WORK TO COMPLETE: Your output should be the line with "Consider NH₃ with" and all following lines of the data below, through the end, repeated exactly.

INFORMATION:
* * * * *
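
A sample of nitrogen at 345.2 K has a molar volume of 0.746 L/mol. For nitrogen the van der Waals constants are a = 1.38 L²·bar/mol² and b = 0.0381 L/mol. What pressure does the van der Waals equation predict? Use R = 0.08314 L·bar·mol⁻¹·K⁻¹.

P ≈ 38.06 bar

P = RT/(V_m − b) − a/V_m²
RT/(V_m − b) = (0.08314)(345.2)/(0.746 − 0.0381) = 28.700/0.70790 = 40.542 bar
a/V_m² = 1.38/(0.746)² = 2.4797 bar
P = 40.542 − 2.4797 = 38.06 bar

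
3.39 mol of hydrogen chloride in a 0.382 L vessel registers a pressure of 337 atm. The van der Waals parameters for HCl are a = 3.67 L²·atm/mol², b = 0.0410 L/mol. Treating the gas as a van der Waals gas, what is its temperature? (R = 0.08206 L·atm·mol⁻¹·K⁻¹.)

T = (P + a n²/V²)(V − nb)/(nR)
P + a n²/V² = 337 + (3.67)(3.39)²/(0.382)² = 626.03 atm
V − nb = 0.382 − (3.39)(0.0410) = 0.24301 L
T = (626.03)(0.24301)/((3.39)(0.08206)) = 546.9 K

T ≈ 546.9 K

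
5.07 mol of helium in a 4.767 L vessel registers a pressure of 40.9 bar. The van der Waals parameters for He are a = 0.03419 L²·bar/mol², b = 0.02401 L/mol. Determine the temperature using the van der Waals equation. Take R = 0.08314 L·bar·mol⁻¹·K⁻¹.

T ≈ 451.2 K

T = (P + a n²/V²)(V − nb)/(nR)
P + a n²/V² = 40.9 + (0.03419)(5.07)²/(4.767)² = 40.939 bar
V − nb = 4.767 − (5.07)(0.02401) = 4.6453 L
T = (40.939)(4.6453)/((5.07)(0.08314)) = 451.2 K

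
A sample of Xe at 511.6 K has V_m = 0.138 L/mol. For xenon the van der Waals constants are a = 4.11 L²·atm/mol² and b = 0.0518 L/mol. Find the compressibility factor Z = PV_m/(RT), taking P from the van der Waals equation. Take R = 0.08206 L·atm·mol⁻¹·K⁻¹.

Z ≈ 0.8915

P = RT/(V_m − b) − a/V_m² = (0.08206)(511.6)/(0.138 − 0.0518) − 4.11/(0.138)²
  = 41.982/0.086200 − 215.82 = 487.03 − 215.82 = 271.21 atm
Z = PV_m/(RT) = (271.21)(0.138)/((0.08206)(511.6)) = 37.427/41.982 = 0.8915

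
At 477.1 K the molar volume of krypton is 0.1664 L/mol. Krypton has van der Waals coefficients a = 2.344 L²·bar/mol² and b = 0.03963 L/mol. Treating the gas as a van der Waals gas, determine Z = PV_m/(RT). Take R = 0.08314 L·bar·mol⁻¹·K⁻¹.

P = RT/(V_m − b) − a/V_m² = (0.08314)(477.1)/(0.1664 − 0.03963) − 2.344/(0.1664)²
  = 39.666/0.12677 − 84.655 = 312.90 − 84.655 = 228.25 bar
Z = PV_m/(RT) = (228.25)(0.1664)/((0.08314)(477.1)) = 37.981/39.666 = 0.9575

Z ≈ 0.9575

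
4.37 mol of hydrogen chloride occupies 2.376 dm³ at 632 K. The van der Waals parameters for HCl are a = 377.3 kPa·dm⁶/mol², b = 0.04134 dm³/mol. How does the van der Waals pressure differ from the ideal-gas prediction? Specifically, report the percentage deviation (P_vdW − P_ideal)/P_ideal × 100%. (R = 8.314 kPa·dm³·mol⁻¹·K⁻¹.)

Ideal: P_ideal = nRT/V = (4.37)(8.314)(632)/2.376 = 9664.12 kPa
vdW: P = nRT/(V − nb) − a n²/V² = 22961.9/2.19534 − 7205.26/5.64538 = 10459.4 − 1276.31 = 9183.1 kPa
% deviation = (9183.1 − 9664.12)/9664.12 × 100% = -4.98%

-4.98 %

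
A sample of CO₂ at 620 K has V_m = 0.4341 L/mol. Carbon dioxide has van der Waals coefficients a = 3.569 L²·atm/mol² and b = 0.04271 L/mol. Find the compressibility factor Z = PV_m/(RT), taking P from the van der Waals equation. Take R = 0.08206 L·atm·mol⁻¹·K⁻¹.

P = RT/(V_m − b) − a/V_m² = (0.08206)(620)/(0.4341 − 0.04271) − 3.569/(0.4341)²
  = 50.877/0.39139 − 18.939 = 129.99 − 18.939 = 111.05 atm
Z = PV_m/(RT) = (111.05)(0.4341)/((0.08206)(620)) = 48.207/50.877 = 0.9475

Z ≈ 0.9475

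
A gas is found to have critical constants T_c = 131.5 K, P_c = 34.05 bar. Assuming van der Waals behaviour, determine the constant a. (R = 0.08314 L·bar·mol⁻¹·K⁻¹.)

a ≈ 1.481 L²·bar/mol²

From T_c = 8a/(27Rb) and P_c = a/(27b²): a = 27 R² T_c²/(64 P_c).
a = 27×(0.08314)²×(131.5)²/(64×34.05) = 3227.3/2179.2 = 1.481 L²·bar/mol²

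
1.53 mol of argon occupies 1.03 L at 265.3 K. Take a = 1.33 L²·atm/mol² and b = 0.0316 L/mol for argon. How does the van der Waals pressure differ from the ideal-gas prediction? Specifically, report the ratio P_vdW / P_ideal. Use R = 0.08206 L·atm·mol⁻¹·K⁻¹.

P_vdW / P_ideal ≈ 0.9585

Ideal: P_ideal = nRT/V = (1.53)(0.08206)(265.3)/1.03 = 32.3387 atm
vdW: P = nRT/(V − nb) − a n²/V² = 33.3089/0.981652 − 3.11340/1.06090 = 33.9315 − 2.93468 = 30.9968 atm
Ratio = 30.9968/32.3387 = 0.9585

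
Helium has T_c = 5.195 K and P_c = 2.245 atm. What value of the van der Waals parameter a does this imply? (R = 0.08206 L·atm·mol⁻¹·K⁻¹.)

a ≈ 0.03415 L²·atm/mol²

From T_c = 8a/(27Rb) and P_c = a/(27b²): a = 27 R² T_c²/(64 P_c).
a = 27×(0.08206)²×(5.195)²/(64×2.245) = 4.9068/143.68 = 0.03415 L²·atm/mol²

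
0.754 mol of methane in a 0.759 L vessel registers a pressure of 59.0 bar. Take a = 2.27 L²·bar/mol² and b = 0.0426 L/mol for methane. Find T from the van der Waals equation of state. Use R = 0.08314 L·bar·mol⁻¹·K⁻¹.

T ≈ 710.1 K

T = (P + a n²/V²)(V − nb)/(nR)
P + a n²/V² = 59.0 + (2.27)(0.754)²/(0.759)² = 61.240 bar
V − nb = 0.759 − (0.754)(0.0426) = 0.72688 L
T = (61.240)(0.72688)/((0.754)(0.08314)) = 710.1 K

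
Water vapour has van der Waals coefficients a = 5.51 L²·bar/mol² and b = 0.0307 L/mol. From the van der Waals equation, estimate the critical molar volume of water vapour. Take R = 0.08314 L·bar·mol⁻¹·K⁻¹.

For a van der Waals gas, V_m,c = 3b.
V_m,c = 3×0.0307 = 0.09210 L/mol

V_m,c ≈ 0.09210 L/mol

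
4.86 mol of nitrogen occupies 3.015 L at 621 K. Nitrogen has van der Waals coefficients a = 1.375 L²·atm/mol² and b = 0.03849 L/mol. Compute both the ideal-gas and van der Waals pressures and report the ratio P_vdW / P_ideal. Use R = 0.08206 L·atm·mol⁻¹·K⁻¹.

P_vdW / P_ideal ≈ 1.023

Ideal: P_ideal = nRT/V = (4.86)(0.08206)(621)/3.015 = 82.1433 atm
vdW: P = nRT/(V − nb) − a n²/V² = 247.662/2.82794 − 32.4770/9.09023 = 87.5768 − 3.57274 = 84.0041 atm
Ratio = 84.0041/82.1433 = 1.023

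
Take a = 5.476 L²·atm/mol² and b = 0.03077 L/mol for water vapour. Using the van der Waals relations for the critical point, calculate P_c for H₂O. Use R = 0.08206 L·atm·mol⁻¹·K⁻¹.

P_c ≈ 214.2 atm

For a van der Waals gas, P_c = a/(27b²).
P_c = 5.476/(27×(0.03077)²) = 5.476/0.025563 = 214.2 atm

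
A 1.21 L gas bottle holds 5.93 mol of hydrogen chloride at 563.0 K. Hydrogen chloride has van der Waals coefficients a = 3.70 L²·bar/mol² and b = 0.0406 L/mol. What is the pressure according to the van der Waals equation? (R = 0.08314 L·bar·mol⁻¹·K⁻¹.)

P = nRT/(V − nb) − a n²/V²
nRT/(V − nb) = (5.93)(0.08314)(563.0)/(1.21 − 5.93×0.0406) = 277.57/0.96924 = 286.38 bar
a n²/V² = (3.70)(5.93)²/(1.21)² = 88.867 bar
P = 286.38 − 88.867 = 197.5 bar

P ≈ 197.5 bar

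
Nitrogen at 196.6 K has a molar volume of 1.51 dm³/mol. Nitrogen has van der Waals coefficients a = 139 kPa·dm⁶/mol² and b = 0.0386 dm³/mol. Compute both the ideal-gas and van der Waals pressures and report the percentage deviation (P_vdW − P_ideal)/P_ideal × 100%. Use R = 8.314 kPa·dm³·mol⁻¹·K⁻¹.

-3.01 %

Ideal: P_ideal = RT/V_m = (8.314)(196.6)/1.51 = 1082.47 kPa
vdW: P = RT/(V_m − b) − a/V_m² = 1634.53/1.47140 − 139/2.28010 = 1110.87 − 60.9622 = 1049.91 kPa
% deviation = (1049.91 − 1082.47)/1082.47 × 100% = -3.01%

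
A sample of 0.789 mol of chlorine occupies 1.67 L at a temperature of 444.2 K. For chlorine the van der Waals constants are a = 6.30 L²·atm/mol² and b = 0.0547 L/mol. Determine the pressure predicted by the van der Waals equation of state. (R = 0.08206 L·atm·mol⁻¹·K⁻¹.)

P = nRT/(V − nb) − a n²/V²
nRT/(V − nb) = (0.789)(0.08206)(444.2)/(1.67 − 0.789×0.0547) = 28.760/1.6268 = 17.679 atm
a n²/V² = (6.30)(0.789)²/(1.67)² = 1.4062 atm
P = 17.679 − 1.4062 = 16.27 atm

P ≈ 16.27 atm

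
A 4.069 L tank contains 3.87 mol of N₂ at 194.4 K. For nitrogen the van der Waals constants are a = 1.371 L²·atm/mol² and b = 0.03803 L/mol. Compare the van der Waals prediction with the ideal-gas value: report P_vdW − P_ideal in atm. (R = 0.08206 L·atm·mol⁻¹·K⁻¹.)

ΔP ≈ -0.671 atm

Ideal: P_ideal = nRT/V = (3.87)(0.08206)(194.4)/4.069 = 15.1723 atm
vdW: P = nRT/(V − nb) − a n²/V² = 61.7360/3.92182 − 20.5333/16.5568 = 15.7417 − 1.24017 = 14.5015 atm
ΔP = 14.5015 − 15.1723 = -0.671 atm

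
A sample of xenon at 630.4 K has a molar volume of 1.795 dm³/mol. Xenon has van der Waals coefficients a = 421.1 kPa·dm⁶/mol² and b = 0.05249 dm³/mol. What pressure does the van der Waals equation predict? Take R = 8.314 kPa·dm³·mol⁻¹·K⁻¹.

P ≈ 2877 kPa

P = RT/(V_m − b) − a/V_m²
RT/(V_m − b) = (8.314)(630.4)/(1.795 − 0.05249) = 5241.1/1.7425 = 3007.8 kPa
a/V_m² = 421.1/(1.795)² = 130.69 kPa
P = 3007.8 − 130.69 = 2877 kPa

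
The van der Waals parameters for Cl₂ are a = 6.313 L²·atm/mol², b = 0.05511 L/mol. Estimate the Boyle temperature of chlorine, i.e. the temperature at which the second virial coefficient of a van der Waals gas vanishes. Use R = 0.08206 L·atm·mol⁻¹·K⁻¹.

For a van der Waals gas the second virial coefficient B₂ = b − a/(RT) vanishes at T_B = a/(Rb).
T_B = 6.313/(0.08206×0.05511) = 6.313/0.0045223 = 1396 K

T_B ≈ 1396 K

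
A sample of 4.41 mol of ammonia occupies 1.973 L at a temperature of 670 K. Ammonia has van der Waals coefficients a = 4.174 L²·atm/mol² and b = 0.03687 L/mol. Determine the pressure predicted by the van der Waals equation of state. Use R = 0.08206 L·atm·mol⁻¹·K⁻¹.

P = nRT/(V − nb) − a n²/V²
nRT/(V − nb) = (4.41)(0.08206)(670)/(1.973 − 4.41×0.03687) = 242.46/1.8104 = 133.93 atm
a n²/V² = (4.174)(4.41)²/(1.973)² = 20.853 atm
P = 133.93 − 20.853 = 113.1 atm

P ≈ 113.1 atm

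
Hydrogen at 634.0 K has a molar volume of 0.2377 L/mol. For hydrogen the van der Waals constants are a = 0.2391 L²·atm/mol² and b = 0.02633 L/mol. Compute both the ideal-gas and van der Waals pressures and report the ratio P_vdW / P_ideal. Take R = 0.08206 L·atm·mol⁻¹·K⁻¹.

Ideal: P_ideal = RT/V_m = (0.08206)(634.0)/0.2377 = 218.873 atm
vdW: P = RT/(V_m − b) − a/V_m² = 52.0260/0.211370 − 0.2391/0.0565013 = 246.137 − 4.23176 = 241.905 atm
Ratio = 241.905/218.873 = 1.105

P_vdW / P_ideal ≈ 1.105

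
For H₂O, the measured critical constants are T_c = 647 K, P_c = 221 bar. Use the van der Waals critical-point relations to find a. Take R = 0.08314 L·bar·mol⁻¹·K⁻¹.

From T_c = 8a/(27Rb) and P_c = a/(27b²): a = 27 R² T_c²/(64 P_c).
a = 27×(0.08314)²×(647)²/(64×221) = 78125/14144 = 5.524 L²·bar/mol²

a ≈ 5.524 L²·bar/mol²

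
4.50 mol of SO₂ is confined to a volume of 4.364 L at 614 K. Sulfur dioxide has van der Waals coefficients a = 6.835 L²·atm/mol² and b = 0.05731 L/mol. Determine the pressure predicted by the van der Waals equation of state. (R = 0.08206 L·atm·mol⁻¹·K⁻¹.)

P = nRT/(V − nb) − a n²/V²
nRT/(V − nb) = (4.50)(0.08206)(614)/(4.364 − 4.50×0.05731) = 226.73/4.1061 = 55.218 atm
a n²/V² = (6.835)(4.50)²/(4.364)² = 7.2677 atm
P = 55.218 − 7.2677 = 47.95 atm

P ≈ 47.95 atm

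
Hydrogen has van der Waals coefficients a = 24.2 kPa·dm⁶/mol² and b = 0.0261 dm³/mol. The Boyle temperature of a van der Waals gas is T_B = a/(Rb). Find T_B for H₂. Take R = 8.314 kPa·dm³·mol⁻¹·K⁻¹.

For a van der Waals gas the second virial coefficient B₂ = b − a/(RT) vanishes at T_B = a/(Rb).
T_B = 24.2/(8.314×0.0261) = 24.2/0.21700 = 111.5 K

T_B ≈ 111.5 K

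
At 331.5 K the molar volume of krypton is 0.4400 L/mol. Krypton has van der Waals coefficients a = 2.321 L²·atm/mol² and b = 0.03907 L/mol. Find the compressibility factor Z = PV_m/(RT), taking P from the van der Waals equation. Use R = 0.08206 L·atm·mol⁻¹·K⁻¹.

P = RT/(V_m − b) − a/V_m² = (0.08206)(331.5)/(0.4400 − 0.03907) − 2.321/(0.4400)²
  = 27.203/0.40093 − 11.989 = 67.850 − 11.989 = 55.861 atm
Z = PV_m/(RT) = (55.861)(0.4400)/((0.08206)(331.5)) = 24.579/27.203 = 0.9035

Z ≈ 0.9035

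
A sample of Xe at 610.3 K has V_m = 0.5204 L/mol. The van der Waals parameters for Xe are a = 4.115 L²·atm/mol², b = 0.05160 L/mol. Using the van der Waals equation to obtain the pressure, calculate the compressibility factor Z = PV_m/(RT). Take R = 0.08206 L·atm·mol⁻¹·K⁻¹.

Z ≈ 0.9522

P = RT/(V_m − b) − a/V_m² = (0.08206)(610.3)/(0.5204 − 0.05160) − 4.115/(0.5204)²
  = 50.081/0.46880 − 15.195 = 106.83 − 15.195 = 91.64 atm
Z = PV_m/(RT) = (91.64)(0.5204)/((0.08206)(610.3)) = 47.689/50.081 = 0.9522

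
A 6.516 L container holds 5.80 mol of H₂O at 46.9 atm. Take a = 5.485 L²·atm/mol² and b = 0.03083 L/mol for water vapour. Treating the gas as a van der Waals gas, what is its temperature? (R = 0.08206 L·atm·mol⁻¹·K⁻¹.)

T = (P + a n²/V²)(V − nb)/(nR)
P + a n²/V² = 46.9 + (5.485)(5.80)²/(6.516)² = 51.246 atm
V − nb = 6.516 − (5.80)(0.03083) = 6.3372 L
T = (51.246)(6.3372)/((5.80)(0.08206)) = 682.3 K

T ≈ 682.3 K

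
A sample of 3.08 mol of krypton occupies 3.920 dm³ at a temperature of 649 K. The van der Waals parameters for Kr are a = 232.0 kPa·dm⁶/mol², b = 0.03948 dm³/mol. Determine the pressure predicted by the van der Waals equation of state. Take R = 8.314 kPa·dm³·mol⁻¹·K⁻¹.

P ≈ 4232 kPa

P = nRT/(V − nb) − a n²/V²
nRT/(V − nb) = (3.08)(8.314)(649)/(3.920 − 3.08×0.03948) = 16619/3.7984 = 4375.3 kPa
a n²/V² = (232.0)(3.08)²/(3.920)² = 143.22 kPa
P = 4375.3 − 143.22 = 4232 kPa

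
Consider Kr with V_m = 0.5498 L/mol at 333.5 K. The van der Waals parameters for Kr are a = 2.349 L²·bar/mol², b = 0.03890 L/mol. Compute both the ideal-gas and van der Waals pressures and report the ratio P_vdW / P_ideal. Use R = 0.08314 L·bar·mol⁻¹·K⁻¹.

Ideal: P_ideal = RT/V_m = (0.08314)(333.5)/0.5498 = 50.4314 bar
vdW: P = RT/(V_m − b) − a/V_m² = 27.7272/0.510900 − 2.349/0.302280 = 54.2713 − 7.77094 = 46.5004 bar
Ratio = 46.5004/50.4314 = 0.9221

P_vdW / P_ideal ≈ 0.9221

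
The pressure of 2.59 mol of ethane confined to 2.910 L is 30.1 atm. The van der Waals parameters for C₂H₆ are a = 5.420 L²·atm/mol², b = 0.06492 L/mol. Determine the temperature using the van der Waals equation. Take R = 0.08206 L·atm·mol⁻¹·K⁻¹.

T ≈ 443.7 K

T = (P + a n²/V²)(V − nb)/(nR)
P + a n²/V² = 30.1 + (5.420)(2.59)²/(2.910)² = 34.394 atm
V − nb = 2.910 − (2.59)(0.06492) = 2.7419 L
T = (34.394)(2.7419)/((2.59)(0.08206)) = 443.7 K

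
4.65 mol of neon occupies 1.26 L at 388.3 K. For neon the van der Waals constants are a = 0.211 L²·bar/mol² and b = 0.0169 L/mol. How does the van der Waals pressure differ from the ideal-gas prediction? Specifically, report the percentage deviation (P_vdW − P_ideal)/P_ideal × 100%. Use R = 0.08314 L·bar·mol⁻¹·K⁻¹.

4.24 %

Ideal: P_ideal = nRT/V = (4.65)(0.08314)(388.3)/1.26 = 119.141 bar
vdW: P = nRT/(V − nb) − a n²/V² = 150.117/1.18142 − 4.56235/1.58760 = 127.065 − 2.87374 = 124.191 bar
% deviation = (124.191 − 119.141)/119.141 × 100% = 4.24%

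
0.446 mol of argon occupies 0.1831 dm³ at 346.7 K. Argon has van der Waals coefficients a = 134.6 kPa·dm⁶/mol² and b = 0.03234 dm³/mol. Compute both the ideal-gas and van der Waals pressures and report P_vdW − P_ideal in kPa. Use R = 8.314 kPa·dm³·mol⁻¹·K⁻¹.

ΔP ≈ -198.2 kPa

Ideal: P_ideal = nRT/V = (0.446)(8.314)(346.7)/0.1831 = 7021.18 kPa
vdW: P = nRT/(V − nb) − a n²/V² = 1285.58/0.168676 − 26.7741/0.0335256 = 7621.59 − 798.617 = 6822.97 kPa
ΔP = 6822.97 − 7021.18 = -198.2 kPa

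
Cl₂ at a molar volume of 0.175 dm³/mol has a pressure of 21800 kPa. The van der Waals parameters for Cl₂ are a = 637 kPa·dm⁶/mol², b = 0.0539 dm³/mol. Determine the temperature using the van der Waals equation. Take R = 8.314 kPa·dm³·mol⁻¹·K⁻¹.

T ≈ 620.5 K

T = (P + a/V_m²)(V_m − b)/R
P + a/V_m² = 21800 + 637/(0.175)² = 42600 kPa
V_m − b = 0.175 − 0.0539 = 0.12110 dm³/mol
T = (42600)(0.12110)/8.314 = 620.5 K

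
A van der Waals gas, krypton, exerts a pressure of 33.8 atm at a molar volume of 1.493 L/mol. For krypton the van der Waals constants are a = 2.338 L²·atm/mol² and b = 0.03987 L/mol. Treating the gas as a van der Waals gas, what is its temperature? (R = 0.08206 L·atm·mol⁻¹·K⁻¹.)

T ≈ 617.1 K

T = (P + a/V_m²)(V_m − b)/R
P + a/V_m² = 33.8 + 2.338/(1.493)² = 34.849 atm
V_m − b = 1.493 − 0.03987 = 1.4531 L/mol
T = (34.849)(1.4531)/0.08206 = 617.1 K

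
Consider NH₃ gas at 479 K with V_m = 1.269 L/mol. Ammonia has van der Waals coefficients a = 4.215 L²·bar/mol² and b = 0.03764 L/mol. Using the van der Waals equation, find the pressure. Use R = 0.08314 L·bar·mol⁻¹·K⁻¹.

P = RT/(V_m − b) − a/V_m²
RT/(V_m − b) = (0.08314)(479)/(1.269 − 0.03764) = 39.824/1.2314 = 32.340 bar
a/V_m² = 4.215/(1.269)² = 2.6174 bar
P = 32.340 − 2.6174 = 29.72 bar

P ≈ 29.72 bar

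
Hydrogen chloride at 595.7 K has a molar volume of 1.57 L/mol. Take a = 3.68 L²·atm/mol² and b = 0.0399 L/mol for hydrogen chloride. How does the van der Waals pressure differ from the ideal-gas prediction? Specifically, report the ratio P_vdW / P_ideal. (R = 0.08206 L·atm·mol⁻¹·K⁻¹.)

P_vdW / P_ideal ≈ 0.9781

Ideal: P_ideal = RT/V_m = (0.08206)(595.7)/1.57 = 31.1358 atm
vdW: P = RT/(V_m − b) − a/V_m² = 48.8831/1.53010 − 3.68/2.46490 = 31.9477 − 1.49296 = 30.4547 atm
Ratio = 30.4547/31.1358 = 0.9781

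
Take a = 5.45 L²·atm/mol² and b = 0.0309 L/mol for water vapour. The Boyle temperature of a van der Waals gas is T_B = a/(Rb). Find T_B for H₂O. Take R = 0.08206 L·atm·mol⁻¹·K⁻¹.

For a van der Waals gas the second virial coefficient B₂ = b − a/(RT) vanishes at T_B = a/(Rb).
T_B = 5.45/(0.08206×0.0309) = 5.45/0.0025357 = 2149 K

T_B ≈ 2149 K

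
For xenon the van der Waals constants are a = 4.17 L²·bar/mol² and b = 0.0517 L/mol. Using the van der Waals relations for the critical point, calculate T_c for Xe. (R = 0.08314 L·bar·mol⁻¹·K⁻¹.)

T_c ≈ 287.4 K

For a van der Waals gas, T_c = 8a/(27Rb).
T_c = 8×4.17/(27×0.08314×0.0517) = 33.360/0.11606 = 287.4 K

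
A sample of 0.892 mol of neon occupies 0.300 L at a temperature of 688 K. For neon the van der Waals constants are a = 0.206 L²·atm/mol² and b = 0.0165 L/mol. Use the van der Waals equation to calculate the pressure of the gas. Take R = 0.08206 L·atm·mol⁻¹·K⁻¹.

P = nRT/(V − nb) − a n²/V²
nRT/(V − nb) = (0.892)(0.08206)(688)/(0.300 − 0.892×0.0165) = 50.360/0.28528 = 176.53 atm
a n²/V² = (0.206)(0.892)²/(0.300)² = 1.8212 atm
P = 176.53 − 1.8212 = 174.7 atm

P ≈ 174.7 atm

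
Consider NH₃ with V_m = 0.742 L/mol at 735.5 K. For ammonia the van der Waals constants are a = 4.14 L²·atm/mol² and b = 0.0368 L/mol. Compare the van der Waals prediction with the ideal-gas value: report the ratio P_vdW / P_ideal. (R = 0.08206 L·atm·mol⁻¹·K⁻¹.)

P_vdW / P_ideal ≈ 0.9597

Ideal: P_ideal = RT/V_m = (0.08206)(735.5)/0.742 = 81.3411 atm
vdW: P = RT/(V_m − b) − a/V_m² = 60.3551/0.705200 − 4.14/0.550564 = 85.5858 − 7.51956 = 78.0662 atm
Ratio = 78.0662/81.3411 = 0.9597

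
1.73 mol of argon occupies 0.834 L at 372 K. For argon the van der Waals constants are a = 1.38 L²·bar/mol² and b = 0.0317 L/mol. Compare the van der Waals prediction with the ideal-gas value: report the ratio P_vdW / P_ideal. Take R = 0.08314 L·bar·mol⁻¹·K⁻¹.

P_vdW / P_ideal ≈ 0.9778

Ideal: P_ideal = nRT/V = (1.73)(0.08314)(372)/0.834 = 64.1554 bar
vdW: P = nRT/(V − nb) − a n²/V² = 53.5056/0.779159 − 4.13020/0.695556 = 68.6710 − 5.93798 = 62.7330 bar
Ratio = 62.7330/64.1554 = 0.9778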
* * * * *
REPLY:
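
Consider NH₃ with V_m = 0.742 L/mol at 735.5 K. For ammonia the van der Waals constants are a = 4.14 L²·atm/mol² and b = 0.0368 L/mol. Compare the van der Waals prediction with the ideal-gas value: report the ratio P_vdW / P_ideal. (R = 0.08206 L·atm·mol⁻¹·K⁻¹.)

P_vdW / P_ideal ≈ 0.9597

Ideal: P_ideal = RT/V_m = (0.08206)(735.5)/0.742 = 81.3411 atm
vdW: P = RT/(V_m − b) − a/V_m² = 60.3551/0.705200 − 4.14/0.550564 = 85.5858 − 7.51956 = 78.0662 atm
Ratio = 78.0662/81.3411 = 0.9597

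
1.73 mol of argon occupies 0.834 L at 372 K. For argon the van der Waals constants are a = 1.38 L²·bar/mol² and b = 0.0317 L/mol. Compare the van der Waals prediction with the ideal-gas value: report the ratio P_vdW / P_ideal. Take R = 0.08314 L·bar·mol⁻¹·K⁻¹.

P_vdW / P_ideal ≈ 0.9778

Ideal: P_ideal = nRT/V = (1.73)(0.08314)(372)/0.834 = 64.1554 bar
vdW: P = nRT/(V − nb) − a n²/V² = 53.5056/0.779159 − 4.13020/0.695556 = 68.6710 − 5.93798 = 62.7330 bar
Ratio = 62.7330/64.1554 = 0.9778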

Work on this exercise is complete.